Record set section start
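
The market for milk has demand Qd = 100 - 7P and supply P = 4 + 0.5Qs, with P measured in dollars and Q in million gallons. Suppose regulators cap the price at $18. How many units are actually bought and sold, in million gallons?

Rearranging supply gives Qs = 2P - 8. Without the control the market clears where 100 - 7P = 2P - 8, i.e. P* = 12 and Q* = 16.
The ceiling of 18 is above the equilibrium price 12, so it is not binding; the market clears at P* = 12, Q* = 16.

16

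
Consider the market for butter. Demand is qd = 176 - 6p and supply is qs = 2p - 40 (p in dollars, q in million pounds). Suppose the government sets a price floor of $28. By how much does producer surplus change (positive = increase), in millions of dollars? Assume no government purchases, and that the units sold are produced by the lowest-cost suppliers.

Setting quantity demanded equal to quantity supplied, 176 - 6p = 2p - 40, gives p* = 27 and q* = 14.
Since 28 > 27, the floor is binding.
At p = 28: qd = 176 - 6·28 = 8 and qs = 2·28 - 40 = 16.
Producer surplus without the control is ½ · (27 - 20) · 14 = 49.
With the floor, 8 units are sold at 28. The supply price at q = 8 is 24, so PS = ½ · [(28 - 20) + (28 - 24)] · 8 = 48.
Change in producer surplus = 48 - 49 = -1.

-1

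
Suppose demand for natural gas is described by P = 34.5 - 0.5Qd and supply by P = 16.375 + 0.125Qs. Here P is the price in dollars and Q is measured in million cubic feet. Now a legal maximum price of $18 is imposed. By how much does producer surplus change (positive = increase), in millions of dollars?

Rearranging demand gives Qd = 69 - 2P; rearranging supply gives Qs = 8P - 131. Equilibrium: 69 - 2P = 8P - 131, so 200 = 10P and P* = 20, Q* = 29.
Since 18 < 20, the ceiling is binding.
At P = 18: Qd = 69 - 2·18 = 33 and Qs = 8·18 - 131 = 13.
Producer surplus without the control is ½ · (20 - 16.375) · 29 = 52.5625.
With the ceiling, producers sell 13 units at 18, so PS = ½ · (18 - 16.375) · 13 = 10.5625.
Change in producer surplus = 10.5625 - 52.5625 = -42.

-42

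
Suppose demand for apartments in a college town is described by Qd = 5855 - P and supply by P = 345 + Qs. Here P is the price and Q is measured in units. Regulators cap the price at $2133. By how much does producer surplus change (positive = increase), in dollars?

Rearranging supply gives Qs = P - 345. Equilibrium: 5855 - P = P - 345, so 6200 = 2P and P* = 3100, Q* = 2755.
The ceiling of 2133 is below the equilibrium price 3100, so it binds.
At P = 2133: Qd = 5855 - 2133 = 3722 and Qs = 2133 - 345 = 1788.
Producer surplus without the control is ½ · (3100 - 345) · 2755 = 3795012.5.
With the ceiling, producers sell 1788 units at 2133, so PS = ½ · (2133 - 345) · 1788 = 1598472.
Change in producer surplus = 1598472 - 3795012.5 = -2196540.5.

-2196540.5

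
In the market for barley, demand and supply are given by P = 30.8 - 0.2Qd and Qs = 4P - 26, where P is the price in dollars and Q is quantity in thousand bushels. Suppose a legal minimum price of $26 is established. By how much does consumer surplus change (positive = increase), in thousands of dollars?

Rearranging demand gives Qd = 154 - 5P. Equilibrium: 154 - 5P = 4P - 26, so 180 = 9P and P* = 20, Q* = 54.
Since 26 > 20, the floor is binding.
At P = 26: Qd = 154 - 5·26 = 24 and Qs = 4·26 - 26 = 78.
Consumer surplus without the control is ½ · (30.8 - 20) · 54 = 291.6.
With the floor, consumers buy 24 units at 26, so CS = ½ · (30.8 - 26) · 24 = 57.6.
Change in consumer surplus = 57.6 - 291.6 = -234.

-234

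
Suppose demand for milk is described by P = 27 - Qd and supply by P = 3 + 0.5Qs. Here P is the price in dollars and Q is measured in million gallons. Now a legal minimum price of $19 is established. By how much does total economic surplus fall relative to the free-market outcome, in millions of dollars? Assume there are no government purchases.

Rearranging demand gives Qd = 27 - P; rearranging supply gives Qs = 2P - 6. In a free market, 27 - P = 2P - 6 gives the equilibrium P* = 11, Q* = 16.
The floor of 19 is above the equilibrium price 11, so it binds.
At P = 19: Qd = 27 - 19 = 8 and Qs = 2·19 - 6 = 32.
Quantity traded falls to 8. At Q = 8 the demand price is 27 - 8 = 19 and the supply price is (6 + 8)/2 = 7.
Deadweight loss = ½ · (19 - 7) · (16 - 8) = ½ · 12 · 8 = 48.

48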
Record set section end
▸ Work task: Without any alteration, repeat each entry shown above.

▸ Result of the exercise:
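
The market for milk has demand Qd = 100 - 7P and supply P = 4 + 0.5Qs, with P measured in dollars and Q in million gallons. Suppose regulators cap the price at $18. How many units are actually bought and sold, in million gallons?

Rearranging supply gives Qs = 2P - 8. Without the control the market clears where 100 - 7P = 2P - 8, i.e. P* = 12 and Q* = 16.
The ceiling of 18 is above the equilibrium price 12, so it is not binding; the market clears at P* = 12, Q* = 16.

16

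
Consider the market for butter. Demand is qd = 176 - 6p and supply is qs = 2p - 40 (p in dollars, q in million pounds). Suppose the government sets a price floor of $28. By how much does producer surplus change (positive = increase), in millions of dollars? Assume no government purchases, and that the units sold are produced by the lowest-cost suppliers.

Setting quantity demanded equal to quantity supplied, 176 - 6p = 2p - 40, gives p* = 27 and q* = 14.
Since 28 > 27, the floor is binding.
At p = 28: qd = 176 - 6·28 = 8 and qs = 2·28 - 40 = 16.
Producer surplus without the control is ½ · (27 - 20) · 14 = 49.
With the floor, 8 units are sold at 28. The supply price at q = 8 is 24, so PS = ½ · [(28 - 20) + (28 - 24)] · 8 = 48.
Change in producer surplus = 48 - 49 = -1.

-1

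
Suppose demand for natural gas is described by P = 34.5 - 0.5Qd and supply by P = 16.375 + 0.125Qs. Here P is the price in dollars and Q is measured in million cubic feet. Now a legal maximum price of $18 is imposed. By how much does producer surplus change (positive = increase), in millions of dollars?

Rearranging demand gives Qd = 69 - 2P; rearranging supply gives Qs = 8P - 131. Equilibrium: 69 - 2P = 8P - 131, so 200 = 10P and P* = 20, Q* = 29.
Since 18 < 20, the ceiling is binding.
At P = 18: Qd = 69 - 2·18 = 33 and Qs = 8·18 - 131 = 13.
Producer surplus without the control is ½ · (20 - 16.375) · 29 = 52.5625.
With the ceiling, producers sell 13 units at 18, so PS = ½ · (18 - 16.375) · 13 = 10.5625.
Change in producer surplus = 10.5625 - 52.5625 = -42.

-42

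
Suppose demand for apartments in a college town is described by Qd = 5855 - P and supply by P = 345 + Qs. Here P is the price and Q is measured in units. Regulators cap the price at $2133. By how much does producer surplus change (positive = increase), in dollars?

Rearranging supply gives Qs = P - 345. Equilibrium: 5855 - P = P - 345, so 6200 = 2P and P* = 3100, Q* = 2755.
The ceiling of 2133 is below the equilibrium price 3100, so it binds.
At P = 2133: Qd = 5855 - 2133 = 3722 and Qs = 2133 - 345 = 1788.
Producer surplus without the control is ½ · (3100 - 345) · 2755 = 3795012.5.
With the ceiling, producers sell 1788 units at 2133, so PS = ½ · (2133 - 345) · 1788 = 1598472.
Change in producer surplus = 1598472 - 3795012.5 = -2196540.5.

-2196540.5

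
In the market for barley, demand and supply are given by P = 30.8 - 0.2Qd and Qs = 4P - 26, where P is the price in dollars and Q is quantity in thousand bushels. Suppose a legal minimum price of $26 is established. By how much does consumer surplus change (positive = increase), in thousands of dollars?

Rearranging demand gives Qd = 154 - 5P. Equilibrium: 154 - 5P = 4P - 26, so 180 = 9P and P* = 20, Q* = 54.
Since 26 > 20, the floor is binding.
At P = 26: Qd = 154 - 5·26 = 24 and Qs = 4·26 - 26 = 78.
Consumer surplus without the control is ½ · (30.8 - 20) · 54 = 291.6.
With the floor, consumers buy 24 units at 26, so CS = ½ · (30.8 - 26) · 24 = 57.6.
Change in consumer surplus = 57.6 - 291.6 = -234.

-234

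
Suppose demand for milk is described by P = 27 - Qd and supply by P = 3 + 0.5Qs. Here P is the price in dollars and Q is measured in million gallons. Now a legal minimum price of $19 is established. By how much does total economic surplus fall relative to the free-market outcome, in millions of dollars? Assume there are no government purchases.

Rearranging demand gives Qd = 27 - P; rearranging supply gives Qs = 2P - 6. In a free market, 27 - P = 2P - 6 gives the equilibrium P* = 11, Q* = 16.
The floor of 19 is above the equilibrium price 11, so it binds.
At P = 19: Qd = 27 - 19 = 8 and Qs = 2·19 - 6 = 32.
Quantity traded falls to 8. At Q = 8 the demand price is 27 - 8 = 19 and the supply price is (6 + 8)/2 = 7.
Deadweight loss = ½ · (19 - 7) · (16 - 8) = ½ · 12 · 8 = 48.

48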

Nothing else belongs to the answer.